*Requirement*:
Each entry is to be transcribed exactly, with nothing added or dropped.

*Data records*:
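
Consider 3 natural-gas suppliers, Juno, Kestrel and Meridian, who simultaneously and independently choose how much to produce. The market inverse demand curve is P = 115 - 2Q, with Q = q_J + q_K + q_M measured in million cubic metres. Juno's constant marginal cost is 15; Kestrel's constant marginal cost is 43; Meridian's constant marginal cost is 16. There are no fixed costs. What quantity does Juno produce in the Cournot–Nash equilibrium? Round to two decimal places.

16.13

Juno's profit: π_J = (115 - 2Q)q_J - (15q_J). Setting ∂π_J/∂q_J = 0: 100 - 4q_J - 2(q_K + q_M) = 0.
Kestrel's profit: π_K = (115 - 2Q)q_K - (43q_K). Setting ∂π_K/∂q_K = 0: 72 - 4q_K - 2(q_J + q_M) = 0.
Meridian's profit: π_M = (115 - 2Q)q_M - (16q_M). Setting ∂π_M/∂q_M = 0: 99 - 4q_M - 2(q_J + q_K) = 0.
Adding the 3 conditions: 271 − 4Q − 4Q = 0, i.e. Q = 271/8.
Back-substituting: q_J = (100 − 271/4)/2 = 129/8, q_K = (72 − 271/4)/2 = 17/8, q_M = (99 − 271/4)/2 = 125/8.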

*Written answer*:
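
Consider 3 natural-gas suppliers, Juno, Kestrel and Meridian, who simultaneously and independently choose how much to produce. The market inverse demand curve is P = 115 - 2Q, with Q = q_J + q_K + q_M measured in million cubic metres. Juno's constant marginal cost is 15; Kestrel's constant marginal cost is 43; Meridian's constant marginal cost is 16. There are no fixed costs. What quantity does Juno produce in the Cournot–Nash equilibrium? Round to two decimal places.

16.13

Juno's profit: π_J = (115 - 2Q)q_J - (15q_J). Setting ∂π_J/∂q_J = 0: 100 - 4q_J - 2(q_K + q_M) = 0.
Kestrel's profit: π_K = (115 - 2Q)q_K - (43q_K). Setting ∂π_K/∂q_K = 0: 72 - 4q_K - 2(q_J + q_M) = 0.
Meridian's profit: π_M = (115 - 2Q)q_M - (16q_M). Setting ∂π_M/∂q_M = 0: 99 - 4q_M - 2(q_J + q_K) = 0.
Adding the 3 conditions: 271 − 4Q − 4Q = 0, i.e. Q = 271/8.
Back-substituting: q_J = (100 − 271/4)/2 = 129/8, q_K = (72 − 271/4)/2 = 17/8, q_M = (99 − 271/4)/2 = 125/8.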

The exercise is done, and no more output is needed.